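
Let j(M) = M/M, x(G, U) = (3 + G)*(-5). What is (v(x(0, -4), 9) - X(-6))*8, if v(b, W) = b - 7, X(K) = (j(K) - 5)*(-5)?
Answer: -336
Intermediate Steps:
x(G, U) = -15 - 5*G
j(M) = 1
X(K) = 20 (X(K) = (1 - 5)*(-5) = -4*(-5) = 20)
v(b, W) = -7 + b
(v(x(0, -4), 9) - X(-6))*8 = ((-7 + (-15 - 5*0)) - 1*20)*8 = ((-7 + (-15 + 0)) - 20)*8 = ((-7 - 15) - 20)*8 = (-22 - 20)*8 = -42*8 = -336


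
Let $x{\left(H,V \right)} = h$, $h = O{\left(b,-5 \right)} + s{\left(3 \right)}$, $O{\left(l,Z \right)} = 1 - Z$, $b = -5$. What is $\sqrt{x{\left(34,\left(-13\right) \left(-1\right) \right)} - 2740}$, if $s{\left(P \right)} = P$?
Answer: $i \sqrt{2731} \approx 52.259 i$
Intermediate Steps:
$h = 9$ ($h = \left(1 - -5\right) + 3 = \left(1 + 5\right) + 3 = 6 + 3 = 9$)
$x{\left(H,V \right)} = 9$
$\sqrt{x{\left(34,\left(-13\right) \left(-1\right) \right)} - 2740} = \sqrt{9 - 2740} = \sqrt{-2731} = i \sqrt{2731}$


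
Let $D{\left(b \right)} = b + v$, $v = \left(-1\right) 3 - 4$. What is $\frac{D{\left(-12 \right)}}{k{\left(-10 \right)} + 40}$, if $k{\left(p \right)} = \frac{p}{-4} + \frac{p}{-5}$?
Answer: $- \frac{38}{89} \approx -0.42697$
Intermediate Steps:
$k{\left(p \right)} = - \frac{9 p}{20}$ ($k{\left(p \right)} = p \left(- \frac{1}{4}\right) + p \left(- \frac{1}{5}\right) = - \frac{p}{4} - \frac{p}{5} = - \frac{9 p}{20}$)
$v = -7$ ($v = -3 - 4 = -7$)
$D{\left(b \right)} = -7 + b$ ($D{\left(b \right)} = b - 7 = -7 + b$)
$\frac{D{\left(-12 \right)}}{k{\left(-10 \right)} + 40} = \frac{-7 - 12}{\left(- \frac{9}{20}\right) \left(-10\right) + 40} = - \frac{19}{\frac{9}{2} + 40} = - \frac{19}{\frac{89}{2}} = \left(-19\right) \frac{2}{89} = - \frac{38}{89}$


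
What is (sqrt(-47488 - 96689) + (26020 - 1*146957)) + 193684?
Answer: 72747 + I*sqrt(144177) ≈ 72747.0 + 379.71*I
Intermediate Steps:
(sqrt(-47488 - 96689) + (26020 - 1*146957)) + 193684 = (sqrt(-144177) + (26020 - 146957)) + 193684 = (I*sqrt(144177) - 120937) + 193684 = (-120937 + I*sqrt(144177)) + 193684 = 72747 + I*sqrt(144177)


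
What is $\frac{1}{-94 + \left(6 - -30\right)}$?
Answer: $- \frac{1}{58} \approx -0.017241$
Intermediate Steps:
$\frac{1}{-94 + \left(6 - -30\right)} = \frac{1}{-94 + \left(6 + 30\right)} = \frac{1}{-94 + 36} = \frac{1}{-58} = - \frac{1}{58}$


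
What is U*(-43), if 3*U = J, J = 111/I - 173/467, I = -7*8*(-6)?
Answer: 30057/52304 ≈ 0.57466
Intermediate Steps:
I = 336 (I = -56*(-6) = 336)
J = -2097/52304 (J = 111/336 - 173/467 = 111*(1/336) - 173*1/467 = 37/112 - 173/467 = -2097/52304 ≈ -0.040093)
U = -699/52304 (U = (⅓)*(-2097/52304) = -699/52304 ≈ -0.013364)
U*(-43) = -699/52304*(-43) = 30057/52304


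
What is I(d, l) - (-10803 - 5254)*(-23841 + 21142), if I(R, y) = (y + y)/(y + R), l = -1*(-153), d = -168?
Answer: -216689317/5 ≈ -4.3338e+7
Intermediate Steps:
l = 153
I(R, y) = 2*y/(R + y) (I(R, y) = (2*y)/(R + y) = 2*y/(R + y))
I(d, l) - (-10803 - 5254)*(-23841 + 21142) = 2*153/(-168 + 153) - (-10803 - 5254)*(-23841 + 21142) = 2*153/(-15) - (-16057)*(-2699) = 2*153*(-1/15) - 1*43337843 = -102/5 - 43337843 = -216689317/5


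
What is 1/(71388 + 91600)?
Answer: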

^^^^^^^^

Give the records again, exactly as they appear.

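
Let j(M) = M/M, x(G, U) = (3 + G)*(-5). What is (v(x(0, -4), 9) - X(-6))*8, if v(b, W) = b - 7, X(K) = (j(K) - 5)*(-5)?
Answer: -336
Intermediate Steps:
x(G, U) = -15 - 5*G
j(M) = 1
X(K) = 20 (X(K) = (1 - 5)*(-5) = -4*(-5) = 20)
v(b, W) = -7 + b
(v(x(0, -4), 9) - X(-6))*8 = ((-7 + (-15 - 5*0)) - 1*20)*8 = ((-7 + (-15 + 0)) - 20)*8 = ((-7 - 15) - 20)*8 = (-22 - 20)*8 = -42*8 = -336


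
Let $x{\left(H,V \right)} = h$, $h = O{\left(b,-5 \right)} + s{\left(3 \right)}$, $O{\left(l,Z \right)} = 1 - Z$, $b = -5$. What is $\sqrt{x{\left(34,\left(-13\right) \left(-1\right) \right)} - 2740}$, if $s{\left(P \right)} = P$?
Answer: $i \sqrt{2731} \approx 52.259 i$
Intermediate Steps:
$h = 9$ ($h = \left(1 - -5\right) + 3 = \left(1 + 5\right) + 3 = 6 + 3 = 9$)
$x{\left(H,V \right)} = 9$
$\sqrt{x{\left(34,\left(-13\right) \left(-1\right) \right)} - 2740} = \sqrt{9 - 2740} = \sqrt{-2731} = i \sqrt{2731}$


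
Let $D{\left(b \right)} = b + v$, $v = \left(-1\right) 3 - 4$. What is $\frac{D{\left(-12 \right)}}{k{\left(-10 \right)} + 40}$, if $k{\left(p \right)} = \frac{p}{-4} + \frac{p}{-5}$?
Answer: $- \frac{38}{89} \approx -0.42697$
Intermediate Steps:
$k{\left(p \right)} = - \frac{9 p}{20}$ ($k{\left(p \right)} = p \left(- \frac{1}{4}\right) + p \left(- \frac{1}{5}\right) = - \frac{p}{4} - \frac{p}{5} = - \frac{9 p}{20}$)
$v = -7$ ($v = -3 - 4 = -7$)
$D{\left(b \right)} = -7 + b$ ($D{\left(b \right)} = b - 7 = -7 + b$)
$\frac{D{\left(-12 \right)}}{k{\left(-10 \right)} + 40} = \frac{-7 - 12}{\left(- \frac{9}{20}\right) \left(-10\right) + 40} = - \frac{19}{\frac{9}{2} + 40} = - \frac{19}{\frac{89}{2}} = \left(-19\right) \frac{2}{89} = - \frac{38}{89}$


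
What is (sqrt(-47488 - 96689) + (26020 - 1*146957)) + 193684?
Answer: 72747 + I*sqrt(144177) ≈ 72747.0 + 379.71*I
Intermediate Steps:
(sqrt(-47488 - 96689) + (26020 - 1*146957)) + 193684 = (sqrt(-144177) + (26020 - 146957)) + 193684 = (I*sqrt(144177) - 120937) + 193684 = (-120937 + I*sqrt(144177)) + 193684 = 72747 + I*sqrt(144177)


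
What is $\frac{1}{-94 + \left(6 - -30\right)}$?
Answer: $- \frac{1}{58} \approx -0.017241$
Intermediate Steps:
$\frac{1}{-94 + \left(6 - -30\right)} = \frac{1}{-94 + \left(6 + 30\right)} = \frac{1}{-94 + 36} = \frac{1}{-58} = - \frac{1}{58}$


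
What is U*(-43), if 3*U = J, J = 111/I - 173/467, I = -7*8*(-6)?
Answer: 30057/52304 ≈ 0.57466
Intermediate Steps:
I = 336 (I = -56*(-6) = 336)
J = -2097/52304 (J = 111/336 - 173/467 = 111*(1/336) - 173*1/467 = 37/112 - 173/467 = -2097/52304 ≈ -0.040093)
U = -699/52304 (U = (⅓)*(-2097/52304) = -699/52304 ≈ -0.013364)
U*(-43) = -699/52304*(-43) = 30057/52304


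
What is I(d, l) - (-10803 - 5254)*(-23841 + 21142), if I(R, y) = (y + y)/(y + R), l = -1*(-153), d = -168?
Answer: -216689317/5 ≈ -4.3338e+7
Intermediate Steps:
l = 153
I(R, y) = 2*y/(R + y) (I(R, y) = (2*y)/(R + y) = 2*y/(R + y))
I(d, l) - (-10803 - 5254)*(-23841 + 21142) = 2*153/(-168 + 153) - (-10803 - 5254)*(-23841 + 21142) = 2*153/(-15) - (-16057)*(-2699) = 2*153*(-1/15) - 1*43337843 = -102/5 - 43337843 = -216689317/5


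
What is 1/(71388 + 91600)?
Answer: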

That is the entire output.